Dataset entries

******

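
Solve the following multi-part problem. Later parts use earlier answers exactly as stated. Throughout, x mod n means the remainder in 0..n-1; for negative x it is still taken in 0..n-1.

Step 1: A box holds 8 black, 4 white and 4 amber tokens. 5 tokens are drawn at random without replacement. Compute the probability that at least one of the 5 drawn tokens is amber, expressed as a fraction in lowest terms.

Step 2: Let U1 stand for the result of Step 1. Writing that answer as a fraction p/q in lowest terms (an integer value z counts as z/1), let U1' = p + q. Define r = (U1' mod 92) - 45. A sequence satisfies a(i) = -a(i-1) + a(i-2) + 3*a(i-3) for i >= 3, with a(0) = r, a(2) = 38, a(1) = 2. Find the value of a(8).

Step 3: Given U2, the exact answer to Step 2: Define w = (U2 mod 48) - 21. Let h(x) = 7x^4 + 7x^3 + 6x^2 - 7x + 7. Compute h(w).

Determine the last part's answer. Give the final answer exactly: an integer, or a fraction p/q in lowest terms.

93980

Step 1: total draws C(16,5) = 4368; complement C(12,5) = 792; favorable 4368 - 792 = 3576; P = 149/182; answer 149/182
Step 2: U1 = 149/182; threaded value p + q = 331; r = 10; a(3) = -1*(38) + 1*(2) + 3*(10) = -6; iterating: a(3)=-6, a(4)=50, a(5)=58, a(6)=-26, a(7)=234, a(8)=-86; answer -86
Step 3: U2 = -86; w = -11; 7*(-11)^4 + 7*(-11)^3 + 6*(-11)^2 - 7*(-11)^1 + 7 = (102487) + (-9317) + (726) + (77) + (7) = 93980; answer 93980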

******

The response must consist solely of the lines from the first line of the entries through the line containing "Step 1: A box", repeated exactly.

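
Solve the following multi-part problem. Later parts use earlier answers exactly as stated. Throughout, x mod n means the remainder in 0..n-1; for negative x it is still taken in 0..n-1.

Step 1: A box holds 8 black, 4 white and 4 amber tokens. 5 tokens are drawn at random without replacement. Compute the probability that at least one of the 5 drawn tokens is amber, expressed as a fraction in lowest terms.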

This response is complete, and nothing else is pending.